Content starts

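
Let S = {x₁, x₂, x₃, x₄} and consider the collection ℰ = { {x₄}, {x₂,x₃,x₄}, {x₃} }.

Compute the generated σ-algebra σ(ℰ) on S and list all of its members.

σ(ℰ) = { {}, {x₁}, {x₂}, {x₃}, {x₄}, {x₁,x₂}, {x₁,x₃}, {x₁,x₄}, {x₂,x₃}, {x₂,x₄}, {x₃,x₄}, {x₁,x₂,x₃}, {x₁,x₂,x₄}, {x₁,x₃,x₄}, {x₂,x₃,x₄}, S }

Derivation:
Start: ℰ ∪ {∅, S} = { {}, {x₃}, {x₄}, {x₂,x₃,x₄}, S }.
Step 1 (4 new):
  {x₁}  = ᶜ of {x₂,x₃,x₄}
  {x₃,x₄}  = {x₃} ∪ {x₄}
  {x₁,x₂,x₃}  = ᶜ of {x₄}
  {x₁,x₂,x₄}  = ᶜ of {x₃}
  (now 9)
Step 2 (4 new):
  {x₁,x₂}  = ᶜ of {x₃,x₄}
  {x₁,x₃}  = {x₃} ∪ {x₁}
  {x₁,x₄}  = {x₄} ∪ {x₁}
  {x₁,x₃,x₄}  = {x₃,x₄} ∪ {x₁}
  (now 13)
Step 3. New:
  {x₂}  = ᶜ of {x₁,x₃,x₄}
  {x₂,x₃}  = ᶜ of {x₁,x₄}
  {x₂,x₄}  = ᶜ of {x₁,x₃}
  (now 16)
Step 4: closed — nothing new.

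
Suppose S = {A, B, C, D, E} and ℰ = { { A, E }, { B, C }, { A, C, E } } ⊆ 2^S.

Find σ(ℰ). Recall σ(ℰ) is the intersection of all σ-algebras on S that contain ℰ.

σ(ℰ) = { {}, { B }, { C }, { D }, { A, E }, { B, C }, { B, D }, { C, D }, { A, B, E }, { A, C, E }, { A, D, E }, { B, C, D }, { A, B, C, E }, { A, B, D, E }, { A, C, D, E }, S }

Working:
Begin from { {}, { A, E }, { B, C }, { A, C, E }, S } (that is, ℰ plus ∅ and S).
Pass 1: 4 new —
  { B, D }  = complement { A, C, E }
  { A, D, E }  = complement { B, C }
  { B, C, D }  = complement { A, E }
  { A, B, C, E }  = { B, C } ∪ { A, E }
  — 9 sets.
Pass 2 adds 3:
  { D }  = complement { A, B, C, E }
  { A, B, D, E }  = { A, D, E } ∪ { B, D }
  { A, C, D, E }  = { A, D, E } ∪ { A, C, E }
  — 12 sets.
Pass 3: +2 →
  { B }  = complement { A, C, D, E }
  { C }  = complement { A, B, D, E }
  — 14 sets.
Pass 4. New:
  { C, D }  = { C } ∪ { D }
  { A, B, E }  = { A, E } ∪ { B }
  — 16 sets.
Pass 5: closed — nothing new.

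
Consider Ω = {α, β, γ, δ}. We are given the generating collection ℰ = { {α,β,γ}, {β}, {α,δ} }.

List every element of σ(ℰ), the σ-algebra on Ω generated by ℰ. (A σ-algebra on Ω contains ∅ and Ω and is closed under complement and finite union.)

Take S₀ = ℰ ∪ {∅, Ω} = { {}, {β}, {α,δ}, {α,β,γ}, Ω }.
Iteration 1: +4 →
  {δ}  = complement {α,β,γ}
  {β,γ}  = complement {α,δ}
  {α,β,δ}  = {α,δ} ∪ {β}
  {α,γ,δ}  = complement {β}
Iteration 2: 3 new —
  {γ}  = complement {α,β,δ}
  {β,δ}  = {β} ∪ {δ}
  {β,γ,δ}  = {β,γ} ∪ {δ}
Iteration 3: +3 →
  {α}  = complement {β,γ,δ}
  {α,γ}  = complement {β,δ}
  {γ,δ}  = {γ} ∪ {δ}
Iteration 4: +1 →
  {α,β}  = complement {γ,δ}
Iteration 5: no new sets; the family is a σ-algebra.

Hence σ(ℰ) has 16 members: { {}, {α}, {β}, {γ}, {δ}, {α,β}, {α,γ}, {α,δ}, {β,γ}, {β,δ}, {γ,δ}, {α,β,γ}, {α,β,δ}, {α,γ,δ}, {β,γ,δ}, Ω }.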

Content ends
Content starts

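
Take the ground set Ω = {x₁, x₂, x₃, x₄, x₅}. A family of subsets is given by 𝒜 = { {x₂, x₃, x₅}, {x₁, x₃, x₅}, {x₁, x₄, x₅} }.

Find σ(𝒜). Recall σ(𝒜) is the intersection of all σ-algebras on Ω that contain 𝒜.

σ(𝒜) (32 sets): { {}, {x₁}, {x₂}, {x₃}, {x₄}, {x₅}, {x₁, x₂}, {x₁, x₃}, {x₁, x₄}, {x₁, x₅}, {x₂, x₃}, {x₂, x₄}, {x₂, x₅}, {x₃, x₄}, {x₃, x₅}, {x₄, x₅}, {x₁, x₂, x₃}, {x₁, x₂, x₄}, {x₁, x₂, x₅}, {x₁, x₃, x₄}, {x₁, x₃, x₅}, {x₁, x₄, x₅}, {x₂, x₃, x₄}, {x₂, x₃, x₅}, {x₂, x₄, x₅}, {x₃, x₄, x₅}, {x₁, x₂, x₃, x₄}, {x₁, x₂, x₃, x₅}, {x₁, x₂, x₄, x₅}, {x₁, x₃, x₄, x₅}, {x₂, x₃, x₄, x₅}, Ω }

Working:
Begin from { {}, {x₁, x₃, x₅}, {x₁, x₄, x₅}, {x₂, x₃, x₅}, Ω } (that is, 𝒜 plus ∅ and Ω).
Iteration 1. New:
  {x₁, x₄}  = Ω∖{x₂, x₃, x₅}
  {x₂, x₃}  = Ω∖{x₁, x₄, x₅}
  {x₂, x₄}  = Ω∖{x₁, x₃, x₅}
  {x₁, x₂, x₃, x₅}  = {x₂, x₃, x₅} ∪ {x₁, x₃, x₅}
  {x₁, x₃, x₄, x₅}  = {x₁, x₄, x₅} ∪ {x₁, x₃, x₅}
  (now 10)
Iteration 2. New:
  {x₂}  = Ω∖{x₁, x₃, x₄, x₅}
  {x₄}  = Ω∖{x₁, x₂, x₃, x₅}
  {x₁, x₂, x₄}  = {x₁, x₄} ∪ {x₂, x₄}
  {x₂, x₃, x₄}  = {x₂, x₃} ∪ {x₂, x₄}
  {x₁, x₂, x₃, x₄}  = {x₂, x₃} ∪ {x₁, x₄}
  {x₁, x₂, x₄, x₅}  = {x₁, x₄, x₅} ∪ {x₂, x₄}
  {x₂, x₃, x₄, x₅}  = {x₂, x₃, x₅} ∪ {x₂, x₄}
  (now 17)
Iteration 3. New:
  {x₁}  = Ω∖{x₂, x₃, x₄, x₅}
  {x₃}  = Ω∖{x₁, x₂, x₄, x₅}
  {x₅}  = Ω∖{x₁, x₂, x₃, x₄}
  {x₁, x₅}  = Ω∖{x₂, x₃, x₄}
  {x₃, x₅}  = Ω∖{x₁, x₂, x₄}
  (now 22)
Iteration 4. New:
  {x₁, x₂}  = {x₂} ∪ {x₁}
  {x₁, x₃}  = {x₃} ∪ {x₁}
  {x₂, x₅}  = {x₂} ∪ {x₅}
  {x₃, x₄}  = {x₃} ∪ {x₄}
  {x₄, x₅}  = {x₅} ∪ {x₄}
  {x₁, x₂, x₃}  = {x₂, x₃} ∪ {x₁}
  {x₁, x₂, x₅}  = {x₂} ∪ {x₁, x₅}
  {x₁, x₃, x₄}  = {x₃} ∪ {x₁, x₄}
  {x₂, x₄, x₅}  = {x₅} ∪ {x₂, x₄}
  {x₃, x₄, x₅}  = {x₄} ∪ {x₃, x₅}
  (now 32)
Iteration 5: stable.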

Content ends
Content starts

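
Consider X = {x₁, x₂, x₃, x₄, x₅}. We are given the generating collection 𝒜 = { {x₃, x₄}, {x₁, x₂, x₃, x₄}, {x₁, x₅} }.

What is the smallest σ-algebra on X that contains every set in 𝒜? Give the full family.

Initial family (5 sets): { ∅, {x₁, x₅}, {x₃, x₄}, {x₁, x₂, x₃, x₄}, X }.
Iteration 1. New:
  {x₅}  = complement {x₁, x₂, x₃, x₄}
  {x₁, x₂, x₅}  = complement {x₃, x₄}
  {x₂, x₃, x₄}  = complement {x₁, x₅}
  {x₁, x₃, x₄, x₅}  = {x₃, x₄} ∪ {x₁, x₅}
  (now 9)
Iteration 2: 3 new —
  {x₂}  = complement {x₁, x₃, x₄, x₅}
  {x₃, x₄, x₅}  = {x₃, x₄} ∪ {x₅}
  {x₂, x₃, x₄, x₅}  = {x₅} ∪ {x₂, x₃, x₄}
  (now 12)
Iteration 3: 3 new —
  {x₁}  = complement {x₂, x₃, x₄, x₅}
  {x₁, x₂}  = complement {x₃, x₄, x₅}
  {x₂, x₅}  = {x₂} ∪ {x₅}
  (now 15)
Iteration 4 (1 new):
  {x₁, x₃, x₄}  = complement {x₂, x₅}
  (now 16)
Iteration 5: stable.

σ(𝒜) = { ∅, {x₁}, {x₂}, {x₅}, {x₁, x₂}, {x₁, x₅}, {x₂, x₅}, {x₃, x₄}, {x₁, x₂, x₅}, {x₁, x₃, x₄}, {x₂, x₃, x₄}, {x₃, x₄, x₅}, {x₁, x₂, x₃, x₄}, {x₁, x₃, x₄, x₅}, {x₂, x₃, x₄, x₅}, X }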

Content ends

The reply should consist of one number, the count of lines above with the string "generating" in them.

EXERCISE OUTPUT ->
2